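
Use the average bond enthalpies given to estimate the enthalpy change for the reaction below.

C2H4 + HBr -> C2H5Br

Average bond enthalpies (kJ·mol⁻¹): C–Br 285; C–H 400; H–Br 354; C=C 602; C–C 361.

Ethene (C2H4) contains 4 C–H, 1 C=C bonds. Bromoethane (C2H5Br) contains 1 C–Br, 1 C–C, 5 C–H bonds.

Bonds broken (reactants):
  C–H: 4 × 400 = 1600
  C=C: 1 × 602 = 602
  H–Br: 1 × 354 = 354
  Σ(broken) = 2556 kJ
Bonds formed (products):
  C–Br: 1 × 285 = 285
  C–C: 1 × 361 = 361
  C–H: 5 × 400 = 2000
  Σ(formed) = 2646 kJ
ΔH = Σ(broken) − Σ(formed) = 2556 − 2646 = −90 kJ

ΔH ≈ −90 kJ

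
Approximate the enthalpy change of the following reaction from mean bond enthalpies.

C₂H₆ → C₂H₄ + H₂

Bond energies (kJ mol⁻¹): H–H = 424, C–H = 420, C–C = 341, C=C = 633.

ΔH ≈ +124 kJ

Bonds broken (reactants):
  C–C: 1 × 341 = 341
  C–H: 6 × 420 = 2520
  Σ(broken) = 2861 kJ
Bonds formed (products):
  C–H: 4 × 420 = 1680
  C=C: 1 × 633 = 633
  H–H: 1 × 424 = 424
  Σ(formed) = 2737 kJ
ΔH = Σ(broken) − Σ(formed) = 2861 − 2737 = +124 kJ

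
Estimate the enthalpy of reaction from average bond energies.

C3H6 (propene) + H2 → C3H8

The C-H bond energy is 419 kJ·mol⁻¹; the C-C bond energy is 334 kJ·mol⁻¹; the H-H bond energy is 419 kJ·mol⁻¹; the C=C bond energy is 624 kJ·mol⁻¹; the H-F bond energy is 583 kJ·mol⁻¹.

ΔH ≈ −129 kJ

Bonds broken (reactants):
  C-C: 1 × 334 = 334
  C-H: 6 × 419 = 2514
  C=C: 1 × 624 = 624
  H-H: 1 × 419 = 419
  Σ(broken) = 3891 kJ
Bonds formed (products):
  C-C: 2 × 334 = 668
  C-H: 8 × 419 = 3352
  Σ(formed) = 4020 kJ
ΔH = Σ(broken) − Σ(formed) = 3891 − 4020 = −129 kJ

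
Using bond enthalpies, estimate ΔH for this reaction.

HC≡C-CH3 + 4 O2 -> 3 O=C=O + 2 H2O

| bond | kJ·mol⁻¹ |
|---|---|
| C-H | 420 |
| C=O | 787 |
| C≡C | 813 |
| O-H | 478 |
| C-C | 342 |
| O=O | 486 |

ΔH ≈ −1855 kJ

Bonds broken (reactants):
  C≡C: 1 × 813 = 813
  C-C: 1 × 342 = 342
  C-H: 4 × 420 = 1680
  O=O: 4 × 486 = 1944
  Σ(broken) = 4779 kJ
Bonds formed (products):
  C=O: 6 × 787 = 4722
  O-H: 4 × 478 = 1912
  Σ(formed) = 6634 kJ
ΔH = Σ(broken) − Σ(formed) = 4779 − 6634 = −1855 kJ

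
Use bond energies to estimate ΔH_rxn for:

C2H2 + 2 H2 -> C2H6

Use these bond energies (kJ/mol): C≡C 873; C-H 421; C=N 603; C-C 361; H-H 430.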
* * * * * * * * *
What you need to do
The answer must be every line of the records that holds the string "from".

Response below
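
Approximate the enthalpy change of the following reaction from mean bond enthalpies.
Estimate the enthalpy of reaction from average bond energies.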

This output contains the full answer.